TASK TO COMPLETE:
The line containing "A concave mirror" and every line after it, through the end of the records below: repeat them exactly, nothing more.

■ ■ ■

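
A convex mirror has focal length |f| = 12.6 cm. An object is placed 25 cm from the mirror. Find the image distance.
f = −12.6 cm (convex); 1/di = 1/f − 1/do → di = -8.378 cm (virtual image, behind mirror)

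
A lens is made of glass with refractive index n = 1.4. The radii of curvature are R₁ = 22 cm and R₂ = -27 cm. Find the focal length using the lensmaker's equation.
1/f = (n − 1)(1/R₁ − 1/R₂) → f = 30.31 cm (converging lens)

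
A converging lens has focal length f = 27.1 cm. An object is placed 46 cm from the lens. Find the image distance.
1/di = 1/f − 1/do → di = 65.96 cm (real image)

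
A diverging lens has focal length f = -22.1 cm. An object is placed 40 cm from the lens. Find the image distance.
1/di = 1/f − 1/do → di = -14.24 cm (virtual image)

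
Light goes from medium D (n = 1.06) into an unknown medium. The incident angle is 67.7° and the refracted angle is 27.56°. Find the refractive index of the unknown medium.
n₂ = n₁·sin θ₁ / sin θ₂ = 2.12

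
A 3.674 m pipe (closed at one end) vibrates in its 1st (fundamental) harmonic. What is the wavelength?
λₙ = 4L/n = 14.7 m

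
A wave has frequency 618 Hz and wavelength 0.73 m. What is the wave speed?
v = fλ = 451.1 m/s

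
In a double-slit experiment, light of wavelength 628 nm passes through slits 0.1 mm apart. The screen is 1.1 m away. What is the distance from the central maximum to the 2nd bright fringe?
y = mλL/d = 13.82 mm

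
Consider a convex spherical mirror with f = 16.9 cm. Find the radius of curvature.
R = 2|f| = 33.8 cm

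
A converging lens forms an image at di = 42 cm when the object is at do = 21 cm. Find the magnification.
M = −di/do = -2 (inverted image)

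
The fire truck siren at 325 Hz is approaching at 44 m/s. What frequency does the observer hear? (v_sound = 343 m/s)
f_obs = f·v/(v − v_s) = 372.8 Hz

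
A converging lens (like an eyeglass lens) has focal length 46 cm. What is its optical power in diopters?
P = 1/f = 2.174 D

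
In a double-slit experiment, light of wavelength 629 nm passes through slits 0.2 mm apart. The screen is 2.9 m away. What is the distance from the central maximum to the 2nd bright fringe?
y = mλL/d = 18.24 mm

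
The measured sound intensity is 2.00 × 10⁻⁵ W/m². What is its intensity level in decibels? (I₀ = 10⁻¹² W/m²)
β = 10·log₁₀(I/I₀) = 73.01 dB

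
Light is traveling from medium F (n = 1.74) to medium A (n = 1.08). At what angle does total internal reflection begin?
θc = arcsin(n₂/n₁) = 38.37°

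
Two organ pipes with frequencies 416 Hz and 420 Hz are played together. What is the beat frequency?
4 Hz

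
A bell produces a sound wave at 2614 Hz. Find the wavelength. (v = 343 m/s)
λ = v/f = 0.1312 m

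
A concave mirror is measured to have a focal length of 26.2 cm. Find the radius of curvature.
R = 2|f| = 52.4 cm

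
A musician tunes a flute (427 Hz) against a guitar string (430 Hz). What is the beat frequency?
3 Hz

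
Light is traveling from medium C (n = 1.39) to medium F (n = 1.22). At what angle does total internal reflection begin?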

■ ■ ■

SOLUTION TO THE EXERCISE:
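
A concave mirror is measured to have a focal length of 26.2 cm. Find the radius of curvature.
R = 2|f| = 52.4 cm

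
A musician tunes a flute (427 Hz) against a guitar string (430 Hz). What is the beat frequency?
3 Hz

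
Light is traveling from medium C (n = 1.39) to medium F (n = 1.22). At what angle does total internal reflection begin?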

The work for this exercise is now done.